* Task directions
Where does the word "produces" occur in the material? Copy each line that has it.

BEGIN Given data

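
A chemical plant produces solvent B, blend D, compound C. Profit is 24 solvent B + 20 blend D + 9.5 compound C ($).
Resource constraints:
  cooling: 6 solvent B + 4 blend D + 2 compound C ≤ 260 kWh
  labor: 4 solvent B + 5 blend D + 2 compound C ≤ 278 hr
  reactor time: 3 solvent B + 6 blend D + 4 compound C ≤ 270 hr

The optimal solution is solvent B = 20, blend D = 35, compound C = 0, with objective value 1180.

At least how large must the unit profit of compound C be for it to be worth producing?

11

Binding: cooling and reactor time. Non-binding: labor (23 unused).
Since labor is not tight, its dual is 0.
The binding rows give the dual system: 6·y_cooling + 3·y_reactor time = 24 and 4·y_cooling + 6·y_reactor time = 20.
→ y_cooling = 3.5 and y_reactor time = 1.
compound C enters the basis when its profit ≥ yᵀa₃ = 3.5·2 + 1·4 = 11.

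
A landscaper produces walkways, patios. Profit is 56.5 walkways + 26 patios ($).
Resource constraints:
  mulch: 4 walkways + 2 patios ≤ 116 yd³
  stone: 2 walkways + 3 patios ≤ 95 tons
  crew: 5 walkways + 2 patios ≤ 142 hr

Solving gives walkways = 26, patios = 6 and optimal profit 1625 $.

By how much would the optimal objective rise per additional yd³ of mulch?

Binding: mulch and crew. Non-binding: stone (25 unused).
Since stone is not tight, its dual is 0.
Dual feasibility on the basic columns requires 4·y_mulch + 5·y_crew = 56.5, 2·y_mulch + 2·y_crew = 26.
This yields shadow prices y_mulch = 8.5, y_crew = 4.5.
Shadow price of mulch = 8.5.

8.5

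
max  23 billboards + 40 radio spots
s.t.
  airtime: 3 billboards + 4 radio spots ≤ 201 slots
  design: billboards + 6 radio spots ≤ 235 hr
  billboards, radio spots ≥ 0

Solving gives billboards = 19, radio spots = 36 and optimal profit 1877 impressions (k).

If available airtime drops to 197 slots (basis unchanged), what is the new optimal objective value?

1849

Both airtime and design are binding at x*.
Dual feasibility on the basic columns requires 3·y_airtime + 1·y_design = 23, 4·y_airtime + 6·y_design = 40.
Solving: y_airtime = 7, y_design = 2.
Δz = y_airtime·Δb = 7 × (-4) = -28, so new z* = 1877 − 28 = 1849.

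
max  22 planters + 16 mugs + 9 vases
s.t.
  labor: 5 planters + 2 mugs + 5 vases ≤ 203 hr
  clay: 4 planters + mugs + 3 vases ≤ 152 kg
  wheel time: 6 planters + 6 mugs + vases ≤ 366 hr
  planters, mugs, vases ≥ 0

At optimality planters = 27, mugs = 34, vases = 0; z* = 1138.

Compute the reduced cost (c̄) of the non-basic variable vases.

-3

Check each constraint at x*: labor 203/203 (tight); clay 142/152 (slack 10); wheel time 366/366 (tight).
Since clay is not tight, its dual is 0.
Dual feasibility on the basic columns requires 5·y_labor + 6·y_wheel time = 22, 2·y_labor + 6·y_wheel time = 16.
→ y_labor = 2 and y_wheel time = 2.
Reduced cost of vases: c₃ − yᵀa₃ = 9 − (2·5 + 2·1) = 9 − 12 = -3.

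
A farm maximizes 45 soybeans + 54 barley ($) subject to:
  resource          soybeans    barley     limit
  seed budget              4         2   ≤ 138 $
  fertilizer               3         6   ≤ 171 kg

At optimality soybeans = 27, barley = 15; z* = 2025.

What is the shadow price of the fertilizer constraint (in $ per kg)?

7

At the optimum: seed budget uses 138 of 138 (binding); fertilizer uses 171 of 171 (binding).
From A_Bᵀ y = c: 4·y_seed budget + 3·y_fertilizer = 45; 2·y_seed budget + 6·y_fertilizer = 54.
This yields shadow prices y_seed budget = 6, y_fertilizer = 7.
Shadow price of fertilizer = 7.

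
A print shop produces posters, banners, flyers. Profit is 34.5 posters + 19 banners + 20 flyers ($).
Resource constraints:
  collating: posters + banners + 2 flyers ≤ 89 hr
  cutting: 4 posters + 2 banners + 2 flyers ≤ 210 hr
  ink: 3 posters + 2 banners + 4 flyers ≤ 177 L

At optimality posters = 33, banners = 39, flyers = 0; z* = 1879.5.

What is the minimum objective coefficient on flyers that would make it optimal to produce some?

Binding: cutting and ink. Non-binding: collating (17 unused).
By complementary slackness, y = 0 for the non-binding constraint.
The binding rows give the dual system: 4·y_cutting + 3·y_ink = 34.5 and 2·y_cutting + 2·y_ink = 19.
→ y_cutting = 6 and y_ink = 3.5.
flyers enters the basis when its profit ≥ yᵀa₃ = 6·2 + 3.5·4 = 26.

26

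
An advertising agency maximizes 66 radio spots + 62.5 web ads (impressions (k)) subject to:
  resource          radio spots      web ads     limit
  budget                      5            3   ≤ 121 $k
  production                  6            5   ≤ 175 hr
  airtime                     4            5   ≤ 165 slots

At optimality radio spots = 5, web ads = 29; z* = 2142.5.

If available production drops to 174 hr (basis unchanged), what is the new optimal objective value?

2134.5

At the optimum: budget uses 112 of 121 (slack = 9); production uses 175 of 175 (binding); airtime uses 165 of 165 (binding).
Slack constraints have shadow price 0 (complementary slackness).
The binding rows give the dual system: 6·y_production + 4·y_airtime = 66 and 5·y_production + 5·y_airtime = 62.5.
This yields shadow prices y_production = 8, y_airtime = 4.5.
Δz = y_production·Δb = 8 × (-1) = -8, so new z* = 2142.5 − 8 = 2134.5.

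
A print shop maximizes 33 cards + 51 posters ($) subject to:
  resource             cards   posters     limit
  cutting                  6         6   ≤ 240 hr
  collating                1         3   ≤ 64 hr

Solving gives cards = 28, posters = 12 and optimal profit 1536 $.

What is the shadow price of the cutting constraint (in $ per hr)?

4

At the optimum: cutting uses 240 of 240 (binding); collating uses 64 of 64 (binding).
The binding rows give the dual system: 6·y_cutting + 1·y_collating = 33 and 6·y_cutting + 3·y_collating = 51.
→ y_cutting = 4 and y_collating = 9.
Shadow price of cutting = 4.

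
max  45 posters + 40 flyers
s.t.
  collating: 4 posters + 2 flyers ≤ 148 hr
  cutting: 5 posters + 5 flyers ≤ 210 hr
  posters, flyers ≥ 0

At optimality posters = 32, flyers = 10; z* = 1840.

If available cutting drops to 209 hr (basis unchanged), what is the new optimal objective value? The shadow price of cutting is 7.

1833

Δb = -1, so new z* = 1840 + (7)·(-1) = 1840 − 7 = 1833.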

END Given data

* Answer box
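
A chemical plant produces solvent B, blend D, compound C. Profit is 24 solvent B + 20 blend D + 9.5 compound C ($).
A landscaper produces walkways, patios. Profit is 56.5 walkways + 26 patios ($).
A print shop produces posters, banners, flyers. Profit is 34.5 posters + 19 banners + 20 flyers ($).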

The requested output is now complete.